Stored data entries:
################

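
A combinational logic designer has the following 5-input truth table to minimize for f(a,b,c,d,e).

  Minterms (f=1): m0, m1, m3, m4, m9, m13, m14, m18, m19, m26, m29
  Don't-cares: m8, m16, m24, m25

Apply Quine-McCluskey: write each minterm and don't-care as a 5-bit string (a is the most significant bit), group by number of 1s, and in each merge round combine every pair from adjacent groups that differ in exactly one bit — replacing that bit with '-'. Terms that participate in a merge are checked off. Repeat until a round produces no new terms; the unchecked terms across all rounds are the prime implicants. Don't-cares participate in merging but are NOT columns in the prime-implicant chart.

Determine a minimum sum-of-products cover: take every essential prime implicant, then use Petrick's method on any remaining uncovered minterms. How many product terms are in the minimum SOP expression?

[col 0] 00000*, 00001*, 00011*, 00100*, 01000*, 01001*, 01101*, 01110, 10000*, 10010*, 10011*, 11000*, 11001*, 11010*, 11101*
[col 1] -0000*, -0011, -1000*, -1001*, -1101*, 0-000*, 0-001*, 00-00, 000-1, 0000-*, 01-01*, 0100-*, 1-000*, 1-010*, 100-0*, 1001-, 11-01*, 110-0*, 1100-*
[col 2] --000, -1-01, -100-, 0-00-, 1-0-0
Prime implicants: --000, -0011, -1-01, -100-, 0-00-, 00-00, 000-1, 01110, 1-0-0, 1001-
PI chart (minterm → PIs covering it):
  0 | --000,0-00-,00-00
  1 | 0-00-,000-1
  3 | -0011,000-1
  4 | 00-00  (sole → essential)
  9 | -1-01,-100-,0-00-
  13 | -1-01  (sole → essential)
  14 | 01110  (sole → essential)
  18 | 1-0-0,1001-
  19 | -0011,1001-
  26 | 1-0-0  (sole → essential)
  29 | -1-01  (sole → essential)
Essential prime implicants: -1-01, 00-00, 01110, 1-0-0
Petrick residual → -0011, 0-00-
Minimum SOP uses 6 PIs: b'c'de + bd'e + a'c'd' + a'b'd'e' + a'bcde' + ac'e'

6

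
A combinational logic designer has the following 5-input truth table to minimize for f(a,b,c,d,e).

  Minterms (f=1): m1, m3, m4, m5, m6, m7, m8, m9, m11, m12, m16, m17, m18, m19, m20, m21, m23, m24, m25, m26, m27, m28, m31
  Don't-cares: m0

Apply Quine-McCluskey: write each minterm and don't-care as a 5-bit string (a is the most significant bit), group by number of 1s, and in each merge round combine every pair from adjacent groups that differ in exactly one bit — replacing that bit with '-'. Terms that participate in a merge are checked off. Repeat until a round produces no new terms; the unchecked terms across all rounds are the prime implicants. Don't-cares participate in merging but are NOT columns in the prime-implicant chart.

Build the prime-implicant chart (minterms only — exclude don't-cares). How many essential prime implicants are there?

Round 0: 00000✓ 00001✓ 00011✓ 00100✓ 00101✓ 00110✓ 00111✓ 01000✓ 01001✓ 01011✓ 01100✓ 10000✓ 10001✓ 10010✓ 10011✓ 10100✓ 10101✓ 10111✓ 11000✓ 11001✓ 11010✓ 11011✓ 11100✓ 11111✓
Round 1: -0000✓ -0001✓ -0011✓ -0100✓ -0101✓ -0111✓ -1000✓ -1001✓ -1011✓ -1100✓ 0-000✓ 0-001✓ 0-011✓ 0-100✓ 00-00✓ 00-01✓ 00-11✓ 000-1✓ 0000-✓ 001-0✓ 001-1✓ 0010-✓ 0011-✓ 01-00✓ 010-1✓ 0100-✓ 1-000✓ 1-001✓ 1-010✓ 1-011✓ 1-100✓ 1-111✓ 10-00✓ 10-01✓ 10-11✓ 100-0✓ 100-1✓ 1000-✓ 1001-✓ 101-1✓ 1010-✓ 11-00✓ 11-11✓ 110-0✓ 110-1✓ 1100-✓ 1101-✓
Round 2: --000✓ --001✓ --011✓ --100✓ -0-00✓ -0-01✓ -0-11✓ -00-1✓ -000-✓ -01-1✓ -010-✓ -1-00✓ -10-1✓ -100-✓ 0--00✓ 0-0-1✓ 0-00-✓ 00--1✓ 00-0-✓ 001-- 1--00✓ 1--11 1-0-0✓ 1-0-1✓ 1-00-✓ 1-01-✓ 10--1✓ 10-0-✓ 100--✓ 110--✓
Round 3: ---00 --0-1 --00- -0--1 -0-0- 1-0--
PIs = {---00, --0-1, --00-, -0--1, -0-0-, 001--, 1--11, 1-0--}
Coverage chart:
  m1: --0-1,--00-,-0--1,-0-0-
  m3: --0-1,-0--1
  m4: ---00,-0-0-,001--
  m5: -0--1,-0-0-,001--
  m6: 001-- ←essential
  m7: -0--1,001--
  m8: ---00,--00-
  m9: --0-1,--00-
  m11: --0-1 ←essential
  m12: ---00 ←essential
  m16: ---00,--00-,-0-0-,1-0--
  m17: --0-1,--00-,-0--1,-0-0-,1-0--
  m18: 1-0-- ←essential
  m19: --0-1,-0--1,1--11,1-0--
  m20: ---00,-0-0-
  m21: -0--1,-0-0-
  m23: -0--1,1--11
  m24: ---00,--00-,1-0--
  m25: --0-1,--00-,1-0--
  m26: 1-0-- ←essential
  m27: --0-1,1--11,1-0--
  m28: ---00 ←essential
  m31: 1--11 ←essential
Essential: ---00, --0-1, 001--, 1--11, 1-0--

5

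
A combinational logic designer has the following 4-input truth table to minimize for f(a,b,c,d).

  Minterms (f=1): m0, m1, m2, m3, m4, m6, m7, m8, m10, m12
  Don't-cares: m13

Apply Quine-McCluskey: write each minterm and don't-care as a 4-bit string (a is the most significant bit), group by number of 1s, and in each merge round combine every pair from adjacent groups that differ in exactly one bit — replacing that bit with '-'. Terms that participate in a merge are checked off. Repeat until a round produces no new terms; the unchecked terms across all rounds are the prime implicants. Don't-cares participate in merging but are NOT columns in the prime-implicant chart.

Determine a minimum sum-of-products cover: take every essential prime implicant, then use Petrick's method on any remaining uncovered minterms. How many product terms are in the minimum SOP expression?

[col 0] 0000*, 0001*, 0010*, 0011*, 0100*, 0110*, 0111*, 1000*, 1010*, 1100*, 1101*
[col 1] -000*, -010*, -100*, 0-00*, 0-10*, 0-11*, 00-0*, 00-1*, 000-*, 001-*, 01-0*, 011-*, 1-00*, 10-0*, 110-
[col 2] --00, -0-0, 0--0, 0-1-, 00--
Prime implicants: --00, -0-0, 0--0, 0-1-, 00--, 110-
PI chart (minterm → PIs covering it):
  0 | --00,-0-0,0--0,00--
  1 | 00--  (sole → essential)
  2 | -0-0,0--0,0-1-,00--
  3 | 0-1-,00--
  4 | --00,0--0
  6 | 0--0,0-1-
  7 | 0-1-  (sole → essential)
  8 | --00,-0-0
  10 | -0-0  (sole → essential)
  12 | --00,110-
Essential prime implicants: -0-0, 0-1-, 00--
Petrick residual → --00
Minimum SOP uses 4 PIs: c'd' + b'd' + a'c + a'b'

4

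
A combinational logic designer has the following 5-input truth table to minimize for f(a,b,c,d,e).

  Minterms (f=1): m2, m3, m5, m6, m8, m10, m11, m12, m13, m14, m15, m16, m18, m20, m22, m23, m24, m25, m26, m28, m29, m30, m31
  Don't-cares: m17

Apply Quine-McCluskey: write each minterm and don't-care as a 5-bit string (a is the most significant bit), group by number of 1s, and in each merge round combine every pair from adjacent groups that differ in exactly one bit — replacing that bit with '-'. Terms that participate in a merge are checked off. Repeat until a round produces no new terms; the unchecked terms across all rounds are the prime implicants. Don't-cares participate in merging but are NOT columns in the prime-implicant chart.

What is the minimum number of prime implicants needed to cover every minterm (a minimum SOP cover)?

[col 0] 00010*, 00011*, 00101*, 00110*, 01000*, 01010*, 01011*, 01100*, 01101*, 01110*, 01111*, 10000*, 10001*, 10010*, 10100*, 10110*, 10111*, 11000*, 11001*, 11010*, 11100*, 11101*, 11110*, 11111*
[col 1] -0010*, -0110*, -1000*, -1010*, -1100*, -1101*, -1110*, -1111*, 0-010*, 0-011*, 0-101, 0-110*, 00-10*, 0001-*, 01-00*, 01-10*, 01-11*, 010-0*, 0101-*, 011-0*, 011-1*, 0110-*, 0111-*, 1-000*, 1-001*, 1-010*, 1-100*, 1-110*, 1-111*, 10-00*, 10-10*, 100-0*, 1000-*, 101-0*, 1011-*, 11-00*, 11-01*, 11-10*, 110-0*, 1100-*, 111-0*, 111-1*, 1110-*, 1111-*
[col 2] --010*, --110*, -0-10*, -1-00*, -1-10*, -10-0*, -11-0*, -11-1*, -110-*, -111-*, 0--10*, 0-01-, 01--0*, 01-1-, 011--*, 1--00*, 1--10*, 1-0-0*, 1-00-, 1-1-0*, 1-11-, 10--0*, 11--0*, 11-0-, 111--*
[col 3] ---10, -1--0, -11--, 1---0
Prime implicants: ---10, -1--0, -11--, 0-01-, 0-101, 01-1-, 1---0, 1-00-, 1-11-, 11-0-
PI chart (minterm → PIs covering it):
  2 | ---10,0-01-
  3 | 0-01-  (sole → essential)
  5 | 0-101  (sole → essential)
  6 | ---10  (sole → essential)
  8 | -1--0  (sole → essential)
  10 | ---10,-1--0,0-01-,01-1-
  11 | 0-01-,01-1-
  12 | -1--0,-11--
  13 | -11--,0-101
  14 | ---10,-1--0,-11--,01-1-
  15 | -11--,01-1-
  16 | 1---0,1-00-
  18 | ---10,1---0
  20 | 1---0  (sole → essential)
  22 | ---10,1---0,1-11-
  23 | 1-11-  (sole → essential)
  24 | -1--0,1---0,1-00-,11-0-
  25 | 1-00-,11-0-
  26 | ---10,-1--0,1---0
  28 | -1--0,-11--,1---0,11-0-
  29 | -11--,11-0-
  30 | ---10,-1--0,-11--,1---0,1-11-
  31 | -11--,1-11-
Essential prime implicants: ---10, -1--0, 0-01-, 0-101, 1---0, 1-11-
Petrick residual → -11--, 1-00-
Minimum SOP uses 8 PIs: de' + be' + bc + a'c'd + a'cd'e + ae' + ac'd' + acd

8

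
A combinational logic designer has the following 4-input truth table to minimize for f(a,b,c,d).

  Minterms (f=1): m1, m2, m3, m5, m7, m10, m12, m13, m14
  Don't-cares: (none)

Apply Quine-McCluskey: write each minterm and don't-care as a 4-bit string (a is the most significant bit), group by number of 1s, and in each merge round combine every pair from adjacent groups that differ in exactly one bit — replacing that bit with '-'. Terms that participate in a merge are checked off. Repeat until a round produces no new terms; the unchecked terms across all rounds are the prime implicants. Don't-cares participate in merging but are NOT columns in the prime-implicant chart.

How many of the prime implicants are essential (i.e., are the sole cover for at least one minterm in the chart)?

[col 0] 0001*, 0010*, 0011*, 0101*, 0111*, 1010*, 1100*, 1101*, 1110*
[col 1] -010, -101, 0-01*, 0-11*, 00-1*, 001-, 01-1*, 1-10, 11-0, 110-
[col 2] 0--1
Prime implicants: -010, -101, 0--1, 001-, 1-10, 11-0, 110-
PI chart (minterm → PIs covering it):
  1 | 0--1  (sole → essential)
  2 | -010,001-
  3 | 0--1,001-
  5 | -101,0--1
  7 | 0--1  (sole → essential)
  10 | -010,1-10
  12 | 11-0,110-
  13 | -101,110-
  14 | 1-10,11-0
Essential prime implicants: 0--1

1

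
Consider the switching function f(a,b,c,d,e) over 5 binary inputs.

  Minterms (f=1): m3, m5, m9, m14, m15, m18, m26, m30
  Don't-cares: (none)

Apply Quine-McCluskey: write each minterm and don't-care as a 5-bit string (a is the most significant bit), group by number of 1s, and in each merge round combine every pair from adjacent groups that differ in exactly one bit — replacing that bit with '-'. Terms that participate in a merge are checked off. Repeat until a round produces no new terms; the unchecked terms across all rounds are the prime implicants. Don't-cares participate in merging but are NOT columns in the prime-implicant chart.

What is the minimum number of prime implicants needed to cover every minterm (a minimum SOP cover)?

6

Round 0: 00011 00101 01001 01110✓ 01111✓ 10010✓ 11010✓ 11110✓
Round 1: -1110 0111- 1-010 11-10
PIs = {-1110, 00011, 00101, 01001, 0111-, 1-010, 11-10}
Coverage chart:
  m3: 00011 ←essential
  m5: 00101 ←essential
  m9: 01001 ←essential
  m14: -1110,0111-
  m15: 0111- ←essential
  m18: 1-010 ←essential
  m26: 1-010,11-10
  m30: -1110,11-10
Essential: 00011, 00101, 01001, 0111-, 1-010
Petrick residual → -1110
Min cover (6 terms): bcde' + a'b'c'de + a'b'cd'e + a'bc'd'e + a'bcd + ac'de'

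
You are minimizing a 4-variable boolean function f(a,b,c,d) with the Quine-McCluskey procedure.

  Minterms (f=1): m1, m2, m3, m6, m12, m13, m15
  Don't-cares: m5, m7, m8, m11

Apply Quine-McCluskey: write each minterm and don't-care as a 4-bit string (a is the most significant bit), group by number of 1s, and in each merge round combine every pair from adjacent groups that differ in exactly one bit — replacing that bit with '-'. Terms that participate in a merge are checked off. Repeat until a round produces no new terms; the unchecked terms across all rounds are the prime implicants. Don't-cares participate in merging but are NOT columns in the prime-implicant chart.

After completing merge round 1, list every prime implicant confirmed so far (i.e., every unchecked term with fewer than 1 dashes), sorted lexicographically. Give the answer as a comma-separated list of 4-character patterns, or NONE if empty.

size-2^0 implicants → 0001(✓)  0010(✓)  0011(✓)  0101(✓)  0110(✓)  0111(✓)  1000(✓)  1011(✓)  1100(✓)  1101(✓)  1111(✓)
size-2^1 implicants → -011(✓)  -101(✓)  -111(✓)  0-01(✓)  0-10(✓)  0-11(✓)  00-1(✓)  001-(✓)  01-1(✓)  011-(✓)  1-00  1-11(✓)  11-1(✓)  110-
size-2^2 implicants → --11  -1-1  0--1  0-1-
Unchecked terms (primes): --11, -1-1, 0--1, 0-1-, 1-00, 110-

NONE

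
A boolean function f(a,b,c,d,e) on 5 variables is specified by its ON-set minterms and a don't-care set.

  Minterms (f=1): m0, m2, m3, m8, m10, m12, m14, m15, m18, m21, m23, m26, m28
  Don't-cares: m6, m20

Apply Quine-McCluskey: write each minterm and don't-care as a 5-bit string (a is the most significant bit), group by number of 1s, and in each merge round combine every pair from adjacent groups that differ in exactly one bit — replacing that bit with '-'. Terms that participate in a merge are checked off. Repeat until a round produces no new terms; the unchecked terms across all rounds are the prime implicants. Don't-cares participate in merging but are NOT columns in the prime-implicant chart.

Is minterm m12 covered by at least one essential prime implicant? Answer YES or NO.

size-2^0 implicants → 00000(✓)  00010(✓)  00011(✓)  00110(✓)  01000(✓)  01010(✓)  01100(✓)  01110(✓)  01111(✓)  10010(✓)  10100(✓)  10101(✓)  10111(✓)  11010(✓)  11100(✓)
size-2^1 implicants → -0010(✓)  -1010(✓)  -1100  0-000(✓)  0-010(✓)  0-110(✓)  00-10(✓)  000-0(✓)  0001-  01-00(✓)  01-10(✓)  010-0(✓)  011-0(✓)  0111-  1-010(✓)  1-100  101-1  1010-
size-2^2 implicants → --010  0--10  0-0-0  01--0
Unchecked terms (primes): --010, -1100, 0--10, 0-0-0, 0001-, 01--0, 0111-, 1-100, 101-1, 1010-
Minterm coverage:
  m0 ⊆ 0-0-0 [E]
  m2 ⊆ --010,0--10,0-0-0,0001-
  m3 ⊆ 0001- [E]
  m8 ⊆ 0-0-0,01--0
  m10 ⊆ --010,0--10,0-0-0,01--0
  m12 ⊆ -1100,01--0
  m14 ⊆ 0--10,01--0,0111-
  m15 ⊆ 0111- [E]
  m18 ⊆ --010 [E]
  m21 ⊆ 101-1,1010-
  m23 ⊆ 101-1 [E]
  m26 ⊆ --010 [E]
  m28 ⊆ -1100,1-100
E = {--010, 0-0-0, 0001-, 0111-, 101-1}

NO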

################

Wherever a line of the records above contains the string "function", copy that line out.

• Answer:
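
Consider the switching function f(a,b,c,d,e) over 5 binary inputs.
You are minimizing a 4-variable boolean function f(a,b,c,d) with the Quine-McCluskey procedure.
A boolean function f(a,b,c,d,e) on 5 variables is specified by its ON-set minterms and a don't-care set.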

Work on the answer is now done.